= Beginning of Section =
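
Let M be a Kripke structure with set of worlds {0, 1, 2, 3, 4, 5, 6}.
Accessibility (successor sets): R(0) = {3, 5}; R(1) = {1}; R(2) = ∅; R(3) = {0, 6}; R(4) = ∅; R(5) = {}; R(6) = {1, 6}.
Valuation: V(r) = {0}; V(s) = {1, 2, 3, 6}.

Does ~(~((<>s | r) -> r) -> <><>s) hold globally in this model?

No

Let φ = ~(~((<>s | r) -> r) -> <><>s). Evaluate φ at each world:
  0 (successors {3, 5}): φ is false.
  1 (successors {1}): φ is false.
  2 (successors ∅): φ is false.
  3 (successors {0, 6}): φ is false.
  4 (successors ∅): φ is false.
  5 (successors ∅): φ is false.
  6 (successors {1, 6}): φ is false.
Detail at 0 (counterexample):
  At 0: ~((<>s | r) -> r) -> <><>s is true, so ~(~((<>s | r) -> r) -> <><>s) is false.
    At 0: ~((<>s | r) -> r) is false, <><>s is true, so ~((<>s | r) -> r) -> <><>s is true.
      At 0: (<>s | r) -> r is true, so ~((<>s | r) -> r) is false.
      At 0: <><>s requires <>s at some successor in {3, 5}.
        <>s holds at 3, so <><>s is true at 0.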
= End of Section =
Nothing in the records may be altered; restate them word for word.

§ THE ANSWER
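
Let M be a Kripke structure with set of worlds {0, 1, 2, 3, 4, 5, 6}.
Accessibility (successor sets): R(0) = {3, 5}; R(1) = {1}; R(2) = ∅; R(3) = {0, 6}; R(4) = ∅; R(5) = {}; R(6) = {1, 6}.
Valuation: V(r) = {0}; V(s) = {1, 2, 3, 6}.

Does ~(~((<>s | r) -> r) -> <><>s) hold globally in this model?

No

Let φ = ~(~((<>s | r) -> r) -> <><>s). Evaluate φ at each world:
  0 (successors {3, 5}): φ is false.
  1 (successors {1}): φ is false.
  2 (successors ∅): φ is false.
  3 (successors {0, 6}): φ is false.
  4 (successors ∅): φ is false.
  5 (successors ∅): φ is false.
  6 (successors {1, 6}): φ is false.
Detail at 0 (counterexample):
  At 0: ~((<>s | r) -> r) -> <><>s is true, so ~(~((<>s | r) -> r) -> <><>s) is false.
    At 0: ~((<>s | r) -> r) is false, <><>s is true, so ~((<>s | r) -> r) -> <><>s is true.
      At 0: (<>s | r) -> r is true, so ~((<>s | r) -> r) is false.
      At 0: <><>s requires <>s at some successor in {3, 5}.
        <>s holds at 3, so <><>s is true at 0.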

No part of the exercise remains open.